- _Requirement_
Go through the records underneath and count the lines that include the string "finite". Give nothing but the number.

(Dataset entries)
■ ■ ■ ■ ■
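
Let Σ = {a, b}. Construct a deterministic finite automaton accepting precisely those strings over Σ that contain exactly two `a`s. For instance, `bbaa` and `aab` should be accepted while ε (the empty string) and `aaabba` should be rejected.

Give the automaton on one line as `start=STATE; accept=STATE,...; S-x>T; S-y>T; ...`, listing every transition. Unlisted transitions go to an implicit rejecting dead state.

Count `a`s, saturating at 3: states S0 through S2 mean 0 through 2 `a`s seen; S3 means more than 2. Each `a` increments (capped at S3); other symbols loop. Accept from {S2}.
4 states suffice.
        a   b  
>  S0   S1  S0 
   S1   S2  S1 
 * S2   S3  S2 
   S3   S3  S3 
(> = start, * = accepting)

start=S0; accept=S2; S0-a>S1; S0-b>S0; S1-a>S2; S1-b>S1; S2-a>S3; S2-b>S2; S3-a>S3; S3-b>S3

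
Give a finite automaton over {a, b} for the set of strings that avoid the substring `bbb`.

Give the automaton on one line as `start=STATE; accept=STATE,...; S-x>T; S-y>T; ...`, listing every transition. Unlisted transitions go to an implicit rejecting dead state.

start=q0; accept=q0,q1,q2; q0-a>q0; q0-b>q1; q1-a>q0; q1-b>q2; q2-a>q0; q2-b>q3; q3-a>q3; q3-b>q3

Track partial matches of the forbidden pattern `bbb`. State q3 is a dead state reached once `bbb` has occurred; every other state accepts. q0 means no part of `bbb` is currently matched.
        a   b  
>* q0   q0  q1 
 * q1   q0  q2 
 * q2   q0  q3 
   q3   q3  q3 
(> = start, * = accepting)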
■ ■ ■ ■ ■
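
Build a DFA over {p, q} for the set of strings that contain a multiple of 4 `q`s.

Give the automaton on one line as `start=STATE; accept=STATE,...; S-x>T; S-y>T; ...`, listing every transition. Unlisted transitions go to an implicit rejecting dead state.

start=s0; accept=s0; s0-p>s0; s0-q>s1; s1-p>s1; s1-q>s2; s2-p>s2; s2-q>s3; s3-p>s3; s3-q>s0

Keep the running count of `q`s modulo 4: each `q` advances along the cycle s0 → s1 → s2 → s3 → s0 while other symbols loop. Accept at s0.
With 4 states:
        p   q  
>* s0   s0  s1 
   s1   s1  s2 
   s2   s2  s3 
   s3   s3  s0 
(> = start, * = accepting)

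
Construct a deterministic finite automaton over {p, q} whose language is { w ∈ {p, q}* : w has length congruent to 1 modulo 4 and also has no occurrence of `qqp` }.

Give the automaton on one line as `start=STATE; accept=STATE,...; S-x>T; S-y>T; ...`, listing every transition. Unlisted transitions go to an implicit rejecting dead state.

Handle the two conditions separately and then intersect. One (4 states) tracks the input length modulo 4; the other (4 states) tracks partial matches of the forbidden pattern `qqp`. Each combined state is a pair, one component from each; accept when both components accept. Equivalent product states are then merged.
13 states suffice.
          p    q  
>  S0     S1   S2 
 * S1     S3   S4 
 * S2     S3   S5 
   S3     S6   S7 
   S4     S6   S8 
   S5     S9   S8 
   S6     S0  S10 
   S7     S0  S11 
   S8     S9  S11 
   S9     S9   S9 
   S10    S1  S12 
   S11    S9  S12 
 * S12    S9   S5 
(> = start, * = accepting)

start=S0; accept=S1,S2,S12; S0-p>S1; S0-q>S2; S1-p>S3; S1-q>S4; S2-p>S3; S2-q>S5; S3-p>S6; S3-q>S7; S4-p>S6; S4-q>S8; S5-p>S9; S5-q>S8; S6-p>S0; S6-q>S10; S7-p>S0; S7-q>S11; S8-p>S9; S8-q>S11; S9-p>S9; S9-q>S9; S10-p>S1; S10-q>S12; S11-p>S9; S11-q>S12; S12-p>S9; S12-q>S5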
■ ■ ■ ■ ■
- _Response for this exercise_
3